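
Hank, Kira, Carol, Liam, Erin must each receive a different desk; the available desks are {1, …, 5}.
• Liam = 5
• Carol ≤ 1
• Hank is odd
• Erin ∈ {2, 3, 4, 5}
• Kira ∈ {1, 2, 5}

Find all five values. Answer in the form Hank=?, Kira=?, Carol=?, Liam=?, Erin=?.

Carol's domain is down to {1}, so Carol = 1. Strike 1 from Hank, Kira.
Liam's domain is down to {5}, so Liam = 5. So Hank, Kira, Erin can't be 5.
Hank has just one choice, so Hank = 3. Strike 3 from Erin.
Kira's domain is down to {2}, so Kira = 2. So Erin can't be 2.
Erin has just one choice, so Erin = 4.

Hank=3, Kira=2, Carol=1, Liam=5, Erin=4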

########

Transcribe the full listing exactly, omitting nothing.

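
Hank, Kira, Carol, Liam, Erin must each receive a different desk; the available desks are {1, …, 5}.
• Liam = 5
• Carol ≤ 1
• Hank is odd
• Erin ∈ {2, 3, 4, 5}
• Kira ∈ {1, 2, 5}

Find all five values. Answer in the form Hank=?, Kira=?, Carol=?, Liam=?, Erin=?.

Carol's domain is down to {1}, so Carol = 1. Strike 1 from Hank, Kira.
Liam's domain is down to {5}, so Liam = 5. So Hank, Kira, Erin can't be 5.
Hank has just one choice, so Hank = 3. Strike 3 from Erin.
Kira's domain is down to {2}, so Kira = 2. So Erin can't be 2.
Erin has just one choice, so Erin = 4.

Hank=3, Kira=2, Carol=1, Liam=5, Erin=4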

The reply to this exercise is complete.